**DATA RECORDS**:
========================================

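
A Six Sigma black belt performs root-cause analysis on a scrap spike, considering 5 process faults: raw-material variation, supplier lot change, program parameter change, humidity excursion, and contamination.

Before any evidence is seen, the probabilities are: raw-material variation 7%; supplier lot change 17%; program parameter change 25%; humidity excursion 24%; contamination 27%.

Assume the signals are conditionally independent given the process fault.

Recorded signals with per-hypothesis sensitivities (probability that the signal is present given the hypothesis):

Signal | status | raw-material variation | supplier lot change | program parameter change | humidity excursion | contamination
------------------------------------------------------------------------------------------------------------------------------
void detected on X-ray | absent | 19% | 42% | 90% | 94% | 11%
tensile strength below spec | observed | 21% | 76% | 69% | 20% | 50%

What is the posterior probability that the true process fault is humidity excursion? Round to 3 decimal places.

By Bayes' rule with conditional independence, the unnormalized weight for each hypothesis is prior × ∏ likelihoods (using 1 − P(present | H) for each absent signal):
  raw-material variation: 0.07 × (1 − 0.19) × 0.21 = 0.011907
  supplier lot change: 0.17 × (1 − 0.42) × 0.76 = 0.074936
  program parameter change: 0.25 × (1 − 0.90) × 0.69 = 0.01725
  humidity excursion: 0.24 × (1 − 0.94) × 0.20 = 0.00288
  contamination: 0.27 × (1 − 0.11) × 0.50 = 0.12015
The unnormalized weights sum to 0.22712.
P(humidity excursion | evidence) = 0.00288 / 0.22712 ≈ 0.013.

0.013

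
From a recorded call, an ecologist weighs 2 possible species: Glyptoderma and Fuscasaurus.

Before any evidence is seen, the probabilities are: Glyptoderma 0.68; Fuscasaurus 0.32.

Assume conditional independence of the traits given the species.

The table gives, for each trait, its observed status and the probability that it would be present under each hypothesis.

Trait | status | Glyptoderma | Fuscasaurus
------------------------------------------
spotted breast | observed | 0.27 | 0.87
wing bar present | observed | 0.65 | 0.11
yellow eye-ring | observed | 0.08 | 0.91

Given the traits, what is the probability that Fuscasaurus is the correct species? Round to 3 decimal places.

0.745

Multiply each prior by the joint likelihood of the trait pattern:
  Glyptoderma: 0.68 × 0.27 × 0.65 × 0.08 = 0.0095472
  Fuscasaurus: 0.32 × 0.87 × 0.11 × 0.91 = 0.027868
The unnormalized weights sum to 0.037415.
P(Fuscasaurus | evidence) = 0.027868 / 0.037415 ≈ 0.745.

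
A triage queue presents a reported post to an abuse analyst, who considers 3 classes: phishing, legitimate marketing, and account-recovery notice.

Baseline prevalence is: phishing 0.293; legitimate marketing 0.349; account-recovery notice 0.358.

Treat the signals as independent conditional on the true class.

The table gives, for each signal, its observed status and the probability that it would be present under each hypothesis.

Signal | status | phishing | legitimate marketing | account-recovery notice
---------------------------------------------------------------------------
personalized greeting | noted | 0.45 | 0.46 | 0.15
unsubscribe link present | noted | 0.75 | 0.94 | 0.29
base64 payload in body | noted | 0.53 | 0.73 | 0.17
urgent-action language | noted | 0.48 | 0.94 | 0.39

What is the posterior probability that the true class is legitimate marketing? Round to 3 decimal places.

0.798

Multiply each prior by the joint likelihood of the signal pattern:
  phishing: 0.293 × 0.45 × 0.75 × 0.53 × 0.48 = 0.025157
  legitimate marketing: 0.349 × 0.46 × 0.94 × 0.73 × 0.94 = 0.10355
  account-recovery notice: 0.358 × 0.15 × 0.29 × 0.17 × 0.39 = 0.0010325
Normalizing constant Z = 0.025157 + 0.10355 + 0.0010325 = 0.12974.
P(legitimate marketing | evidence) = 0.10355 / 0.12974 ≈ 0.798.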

========================================

**TASK INSTRUCTIONS**: The expected response is the material above given again line by line, from its first line to the line holding "Assume the signals", inclusive.

**SOLUTION TO THIS EXERCISE**:
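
A Six Sigma black belt performs root-cause analysis on a scrap spike, considering 5 process faults: raw-material variation, supplier lot change, program parameter change, humidity excursion, and contamination.

Before any evidence is seen, the probabilities are: raw-material variation 7%; supplier lot change 17%; program parameter change 25%; humidity excursion 24%; contamination 27%.

Assume the signals are conditionally independent given the process fault.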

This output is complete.